*PROBLEM DESCRIPTION*:
Show all lines from the material that carry the word "written".
==*==
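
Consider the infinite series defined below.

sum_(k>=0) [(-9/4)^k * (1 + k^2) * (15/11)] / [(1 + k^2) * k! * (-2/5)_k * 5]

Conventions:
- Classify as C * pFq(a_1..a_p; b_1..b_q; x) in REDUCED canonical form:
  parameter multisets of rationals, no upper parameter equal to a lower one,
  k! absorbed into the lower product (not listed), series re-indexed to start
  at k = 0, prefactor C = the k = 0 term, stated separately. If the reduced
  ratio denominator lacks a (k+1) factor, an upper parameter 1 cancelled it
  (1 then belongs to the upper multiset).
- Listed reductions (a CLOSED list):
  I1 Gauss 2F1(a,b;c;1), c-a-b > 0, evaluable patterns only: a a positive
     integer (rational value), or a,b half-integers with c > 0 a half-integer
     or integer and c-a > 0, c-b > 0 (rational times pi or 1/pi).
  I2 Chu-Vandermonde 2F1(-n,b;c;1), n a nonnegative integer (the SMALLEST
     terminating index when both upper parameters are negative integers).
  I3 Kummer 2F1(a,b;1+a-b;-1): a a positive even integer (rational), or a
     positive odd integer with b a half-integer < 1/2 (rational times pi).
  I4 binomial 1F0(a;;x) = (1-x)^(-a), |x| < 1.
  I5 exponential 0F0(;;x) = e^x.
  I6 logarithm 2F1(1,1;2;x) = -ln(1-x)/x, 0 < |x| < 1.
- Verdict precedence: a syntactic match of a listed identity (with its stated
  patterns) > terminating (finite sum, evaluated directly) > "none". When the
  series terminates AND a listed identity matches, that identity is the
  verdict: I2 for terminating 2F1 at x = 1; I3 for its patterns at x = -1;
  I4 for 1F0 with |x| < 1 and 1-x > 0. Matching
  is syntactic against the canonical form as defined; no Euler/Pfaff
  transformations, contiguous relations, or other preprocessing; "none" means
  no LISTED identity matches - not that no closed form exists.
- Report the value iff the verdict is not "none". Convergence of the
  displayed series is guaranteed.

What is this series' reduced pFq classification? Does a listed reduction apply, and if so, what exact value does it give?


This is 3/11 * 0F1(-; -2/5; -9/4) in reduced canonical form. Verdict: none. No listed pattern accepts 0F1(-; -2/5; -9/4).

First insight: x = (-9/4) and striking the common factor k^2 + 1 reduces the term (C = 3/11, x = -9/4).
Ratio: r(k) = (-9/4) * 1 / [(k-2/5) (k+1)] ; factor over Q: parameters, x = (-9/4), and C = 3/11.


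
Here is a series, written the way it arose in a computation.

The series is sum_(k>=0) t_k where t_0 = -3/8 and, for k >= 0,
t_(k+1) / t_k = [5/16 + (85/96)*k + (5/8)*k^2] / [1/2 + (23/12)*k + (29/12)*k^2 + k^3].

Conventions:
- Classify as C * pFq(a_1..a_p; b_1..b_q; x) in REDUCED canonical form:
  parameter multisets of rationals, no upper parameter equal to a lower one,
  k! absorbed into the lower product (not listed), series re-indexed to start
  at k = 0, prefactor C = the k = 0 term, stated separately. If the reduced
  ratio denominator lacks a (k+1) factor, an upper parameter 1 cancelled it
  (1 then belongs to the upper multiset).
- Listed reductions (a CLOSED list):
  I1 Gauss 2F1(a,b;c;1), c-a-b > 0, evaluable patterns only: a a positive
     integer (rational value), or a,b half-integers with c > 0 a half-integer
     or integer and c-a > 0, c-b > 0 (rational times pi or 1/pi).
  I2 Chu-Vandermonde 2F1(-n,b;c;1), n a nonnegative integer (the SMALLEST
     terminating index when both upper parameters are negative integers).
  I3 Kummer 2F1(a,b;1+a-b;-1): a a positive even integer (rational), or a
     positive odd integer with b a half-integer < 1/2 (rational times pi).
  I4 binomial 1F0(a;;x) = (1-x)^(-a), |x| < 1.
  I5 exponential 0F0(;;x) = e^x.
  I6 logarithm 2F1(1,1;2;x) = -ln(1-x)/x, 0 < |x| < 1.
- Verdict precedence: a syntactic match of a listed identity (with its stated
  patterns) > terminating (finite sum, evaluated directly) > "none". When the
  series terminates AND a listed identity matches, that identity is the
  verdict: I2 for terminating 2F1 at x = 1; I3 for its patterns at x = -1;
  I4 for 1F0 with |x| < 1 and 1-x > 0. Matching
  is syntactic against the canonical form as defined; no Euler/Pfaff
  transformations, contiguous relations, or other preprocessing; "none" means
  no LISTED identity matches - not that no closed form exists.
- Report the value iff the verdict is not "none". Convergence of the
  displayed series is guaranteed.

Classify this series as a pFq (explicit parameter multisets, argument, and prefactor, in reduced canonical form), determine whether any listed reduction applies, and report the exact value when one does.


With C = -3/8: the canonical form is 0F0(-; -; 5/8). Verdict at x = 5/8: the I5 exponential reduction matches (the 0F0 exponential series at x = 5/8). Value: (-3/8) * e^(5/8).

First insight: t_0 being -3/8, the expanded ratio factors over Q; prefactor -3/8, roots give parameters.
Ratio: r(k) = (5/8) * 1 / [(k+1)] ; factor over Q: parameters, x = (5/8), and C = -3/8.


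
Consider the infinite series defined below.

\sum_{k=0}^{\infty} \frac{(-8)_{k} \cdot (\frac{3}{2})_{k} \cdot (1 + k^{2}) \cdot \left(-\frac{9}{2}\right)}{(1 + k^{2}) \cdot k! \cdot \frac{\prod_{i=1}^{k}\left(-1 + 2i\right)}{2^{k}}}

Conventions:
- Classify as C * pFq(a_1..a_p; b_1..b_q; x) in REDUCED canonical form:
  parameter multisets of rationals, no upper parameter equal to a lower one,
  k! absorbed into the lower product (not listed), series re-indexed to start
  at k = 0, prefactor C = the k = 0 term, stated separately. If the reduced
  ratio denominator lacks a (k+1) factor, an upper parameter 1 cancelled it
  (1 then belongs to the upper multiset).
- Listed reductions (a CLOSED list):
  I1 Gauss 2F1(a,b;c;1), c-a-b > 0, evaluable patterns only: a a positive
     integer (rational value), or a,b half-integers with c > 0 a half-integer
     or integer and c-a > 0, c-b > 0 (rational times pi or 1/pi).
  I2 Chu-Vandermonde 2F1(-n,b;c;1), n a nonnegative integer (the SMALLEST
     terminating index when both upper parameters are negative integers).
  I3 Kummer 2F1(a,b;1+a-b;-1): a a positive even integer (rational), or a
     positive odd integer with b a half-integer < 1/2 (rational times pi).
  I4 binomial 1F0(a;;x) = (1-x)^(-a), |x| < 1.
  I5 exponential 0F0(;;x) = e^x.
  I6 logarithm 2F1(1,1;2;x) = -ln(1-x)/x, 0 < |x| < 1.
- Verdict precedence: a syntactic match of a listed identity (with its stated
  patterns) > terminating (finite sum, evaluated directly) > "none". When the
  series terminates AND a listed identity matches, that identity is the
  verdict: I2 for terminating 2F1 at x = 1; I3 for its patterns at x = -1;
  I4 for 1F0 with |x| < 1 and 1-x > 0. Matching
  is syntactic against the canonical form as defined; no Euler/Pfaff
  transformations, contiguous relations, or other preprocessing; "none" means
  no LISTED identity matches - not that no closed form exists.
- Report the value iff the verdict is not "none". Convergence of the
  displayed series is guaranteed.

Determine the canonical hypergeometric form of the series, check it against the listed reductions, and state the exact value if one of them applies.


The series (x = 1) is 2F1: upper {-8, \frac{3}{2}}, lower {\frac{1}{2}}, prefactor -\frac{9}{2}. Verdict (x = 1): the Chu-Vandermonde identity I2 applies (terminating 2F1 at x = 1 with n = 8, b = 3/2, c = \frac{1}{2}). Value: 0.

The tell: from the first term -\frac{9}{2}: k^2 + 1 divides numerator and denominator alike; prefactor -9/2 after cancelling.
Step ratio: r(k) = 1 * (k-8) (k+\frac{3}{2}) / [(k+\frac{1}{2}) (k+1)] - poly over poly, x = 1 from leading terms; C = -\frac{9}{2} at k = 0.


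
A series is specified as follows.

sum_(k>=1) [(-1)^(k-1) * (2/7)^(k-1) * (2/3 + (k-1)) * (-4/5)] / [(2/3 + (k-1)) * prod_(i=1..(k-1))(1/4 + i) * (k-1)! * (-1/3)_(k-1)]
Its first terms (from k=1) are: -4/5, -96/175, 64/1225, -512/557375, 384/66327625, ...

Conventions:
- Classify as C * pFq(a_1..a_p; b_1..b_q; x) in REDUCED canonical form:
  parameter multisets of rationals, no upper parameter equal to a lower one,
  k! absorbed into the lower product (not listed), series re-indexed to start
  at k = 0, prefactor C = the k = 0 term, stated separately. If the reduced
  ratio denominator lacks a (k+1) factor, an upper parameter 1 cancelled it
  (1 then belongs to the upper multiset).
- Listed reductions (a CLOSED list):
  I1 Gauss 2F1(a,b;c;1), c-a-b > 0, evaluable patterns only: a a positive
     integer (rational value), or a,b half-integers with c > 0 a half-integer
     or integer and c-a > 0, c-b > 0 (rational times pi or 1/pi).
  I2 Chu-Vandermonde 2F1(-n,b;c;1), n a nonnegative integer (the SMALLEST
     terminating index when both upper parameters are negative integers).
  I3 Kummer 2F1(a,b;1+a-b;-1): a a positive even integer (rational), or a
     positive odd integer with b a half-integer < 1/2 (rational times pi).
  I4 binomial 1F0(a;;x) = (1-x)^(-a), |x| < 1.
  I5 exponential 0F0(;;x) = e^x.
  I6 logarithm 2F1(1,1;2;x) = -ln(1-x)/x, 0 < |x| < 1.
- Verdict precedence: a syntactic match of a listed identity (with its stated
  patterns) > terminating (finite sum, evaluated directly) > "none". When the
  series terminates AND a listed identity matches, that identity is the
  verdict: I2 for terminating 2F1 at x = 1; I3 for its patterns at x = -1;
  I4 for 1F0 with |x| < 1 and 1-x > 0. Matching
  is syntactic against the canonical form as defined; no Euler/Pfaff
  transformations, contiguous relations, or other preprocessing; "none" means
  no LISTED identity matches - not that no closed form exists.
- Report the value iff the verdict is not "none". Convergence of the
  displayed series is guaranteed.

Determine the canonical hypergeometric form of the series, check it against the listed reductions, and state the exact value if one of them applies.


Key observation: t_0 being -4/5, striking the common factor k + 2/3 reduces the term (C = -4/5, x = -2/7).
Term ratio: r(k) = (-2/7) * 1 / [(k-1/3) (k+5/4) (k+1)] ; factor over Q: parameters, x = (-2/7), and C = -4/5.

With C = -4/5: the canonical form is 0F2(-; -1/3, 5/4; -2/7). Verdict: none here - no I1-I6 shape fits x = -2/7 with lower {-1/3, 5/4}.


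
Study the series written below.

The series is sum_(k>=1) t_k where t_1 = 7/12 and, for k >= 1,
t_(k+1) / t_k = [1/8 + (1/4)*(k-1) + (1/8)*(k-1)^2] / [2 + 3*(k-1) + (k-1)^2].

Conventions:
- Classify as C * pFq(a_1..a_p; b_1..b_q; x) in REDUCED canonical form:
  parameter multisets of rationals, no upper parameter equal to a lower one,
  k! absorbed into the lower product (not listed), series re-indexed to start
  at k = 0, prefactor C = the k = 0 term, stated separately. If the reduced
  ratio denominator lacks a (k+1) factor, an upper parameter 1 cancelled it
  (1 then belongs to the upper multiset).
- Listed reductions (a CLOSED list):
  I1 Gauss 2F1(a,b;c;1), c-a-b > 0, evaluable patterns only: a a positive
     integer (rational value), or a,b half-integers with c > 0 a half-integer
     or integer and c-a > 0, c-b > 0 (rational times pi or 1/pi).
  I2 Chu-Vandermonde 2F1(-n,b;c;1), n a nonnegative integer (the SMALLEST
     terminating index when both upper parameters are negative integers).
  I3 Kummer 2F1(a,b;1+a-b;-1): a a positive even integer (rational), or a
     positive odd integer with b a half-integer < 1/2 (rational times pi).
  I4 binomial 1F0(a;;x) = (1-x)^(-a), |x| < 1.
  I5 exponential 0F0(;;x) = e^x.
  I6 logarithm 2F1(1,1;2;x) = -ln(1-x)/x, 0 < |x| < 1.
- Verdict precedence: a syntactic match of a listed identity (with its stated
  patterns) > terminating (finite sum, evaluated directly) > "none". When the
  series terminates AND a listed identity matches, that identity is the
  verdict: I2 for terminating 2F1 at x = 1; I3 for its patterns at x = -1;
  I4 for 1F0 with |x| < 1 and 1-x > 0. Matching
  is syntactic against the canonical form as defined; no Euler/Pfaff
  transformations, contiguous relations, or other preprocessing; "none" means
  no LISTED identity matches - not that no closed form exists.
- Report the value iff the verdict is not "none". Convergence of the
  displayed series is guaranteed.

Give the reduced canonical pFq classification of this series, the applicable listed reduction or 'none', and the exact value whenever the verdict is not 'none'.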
==*==
*RESPONSE FOR THIS EXERCISE*:
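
Here is a series, written the way it arose in a computation.
Study the series written below.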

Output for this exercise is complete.